***** Records for the exercise *****

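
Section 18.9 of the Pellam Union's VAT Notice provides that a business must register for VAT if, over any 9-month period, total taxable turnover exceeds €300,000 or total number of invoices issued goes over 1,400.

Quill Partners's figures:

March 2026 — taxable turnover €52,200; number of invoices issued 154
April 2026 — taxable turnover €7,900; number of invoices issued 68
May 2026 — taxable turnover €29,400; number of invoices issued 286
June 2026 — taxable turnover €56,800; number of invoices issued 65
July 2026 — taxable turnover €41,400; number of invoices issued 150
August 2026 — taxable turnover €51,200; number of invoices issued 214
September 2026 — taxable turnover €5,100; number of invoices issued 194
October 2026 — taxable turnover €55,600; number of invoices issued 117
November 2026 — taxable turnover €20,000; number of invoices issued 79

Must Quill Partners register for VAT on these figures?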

*****
***** Records for the exercise *****

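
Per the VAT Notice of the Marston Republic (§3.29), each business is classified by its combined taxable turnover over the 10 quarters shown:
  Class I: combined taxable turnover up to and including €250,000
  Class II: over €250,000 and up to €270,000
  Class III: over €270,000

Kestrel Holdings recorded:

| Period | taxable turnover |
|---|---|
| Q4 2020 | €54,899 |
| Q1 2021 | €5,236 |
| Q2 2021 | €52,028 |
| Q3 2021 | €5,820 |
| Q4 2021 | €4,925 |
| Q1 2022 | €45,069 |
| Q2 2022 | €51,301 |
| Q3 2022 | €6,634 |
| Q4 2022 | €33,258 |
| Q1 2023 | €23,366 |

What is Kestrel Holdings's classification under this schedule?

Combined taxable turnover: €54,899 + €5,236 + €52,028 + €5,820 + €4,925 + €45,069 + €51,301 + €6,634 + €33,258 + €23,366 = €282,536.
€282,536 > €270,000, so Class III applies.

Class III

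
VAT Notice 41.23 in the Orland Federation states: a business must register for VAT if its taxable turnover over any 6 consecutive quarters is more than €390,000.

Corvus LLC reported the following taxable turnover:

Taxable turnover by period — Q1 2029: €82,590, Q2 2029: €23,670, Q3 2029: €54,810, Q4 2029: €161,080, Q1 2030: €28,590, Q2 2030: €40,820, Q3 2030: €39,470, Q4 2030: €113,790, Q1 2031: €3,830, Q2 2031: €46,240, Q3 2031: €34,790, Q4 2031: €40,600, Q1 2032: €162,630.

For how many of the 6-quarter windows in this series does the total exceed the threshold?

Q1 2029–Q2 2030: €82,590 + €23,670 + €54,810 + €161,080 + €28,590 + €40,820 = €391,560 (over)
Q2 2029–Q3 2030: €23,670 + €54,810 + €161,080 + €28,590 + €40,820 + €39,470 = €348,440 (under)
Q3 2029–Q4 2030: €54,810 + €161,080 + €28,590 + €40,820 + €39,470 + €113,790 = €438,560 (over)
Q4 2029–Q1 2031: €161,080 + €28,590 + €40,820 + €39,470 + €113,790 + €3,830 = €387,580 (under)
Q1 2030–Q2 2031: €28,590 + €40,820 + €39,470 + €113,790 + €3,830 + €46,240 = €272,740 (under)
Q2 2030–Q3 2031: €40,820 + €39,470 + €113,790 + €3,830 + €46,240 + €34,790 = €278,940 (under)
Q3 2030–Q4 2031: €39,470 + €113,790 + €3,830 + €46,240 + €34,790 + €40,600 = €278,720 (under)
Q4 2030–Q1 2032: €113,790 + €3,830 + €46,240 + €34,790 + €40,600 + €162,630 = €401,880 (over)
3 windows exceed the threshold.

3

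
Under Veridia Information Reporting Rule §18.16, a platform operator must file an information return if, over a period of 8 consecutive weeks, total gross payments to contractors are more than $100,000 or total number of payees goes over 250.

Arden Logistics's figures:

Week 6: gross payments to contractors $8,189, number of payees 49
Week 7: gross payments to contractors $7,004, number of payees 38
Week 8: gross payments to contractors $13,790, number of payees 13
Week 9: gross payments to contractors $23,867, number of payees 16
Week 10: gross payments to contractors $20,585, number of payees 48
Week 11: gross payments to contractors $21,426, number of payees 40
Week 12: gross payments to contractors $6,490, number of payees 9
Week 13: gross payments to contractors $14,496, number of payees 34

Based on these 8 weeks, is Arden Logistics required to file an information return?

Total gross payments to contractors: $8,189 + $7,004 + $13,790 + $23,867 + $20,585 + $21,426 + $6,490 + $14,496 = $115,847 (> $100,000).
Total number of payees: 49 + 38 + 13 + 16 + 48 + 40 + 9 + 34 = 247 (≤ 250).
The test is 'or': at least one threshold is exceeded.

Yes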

*****
***** Records for the exercise *****

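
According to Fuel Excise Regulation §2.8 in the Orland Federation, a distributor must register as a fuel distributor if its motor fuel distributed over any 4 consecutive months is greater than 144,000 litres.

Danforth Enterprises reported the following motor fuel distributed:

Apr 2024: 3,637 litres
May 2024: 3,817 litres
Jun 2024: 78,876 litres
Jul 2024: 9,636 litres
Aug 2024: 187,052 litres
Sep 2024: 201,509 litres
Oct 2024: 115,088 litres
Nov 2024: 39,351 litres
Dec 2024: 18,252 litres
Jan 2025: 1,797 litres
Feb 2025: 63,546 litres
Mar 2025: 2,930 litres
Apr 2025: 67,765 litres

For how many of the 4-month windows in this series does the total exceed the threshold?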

*****

▶ Task description
All lines in the records above with "motor" need to be found and copied.

▶ Response to the task
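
According to Fuel Excise Regulation §2.8 in the Orland Federation, a distributor must register as a fuel distributor if its motor fuel distributed over any 4 consecutive months is greater than 144,000 litres.
Danforth Enterprises reported the following motor fuel distributed: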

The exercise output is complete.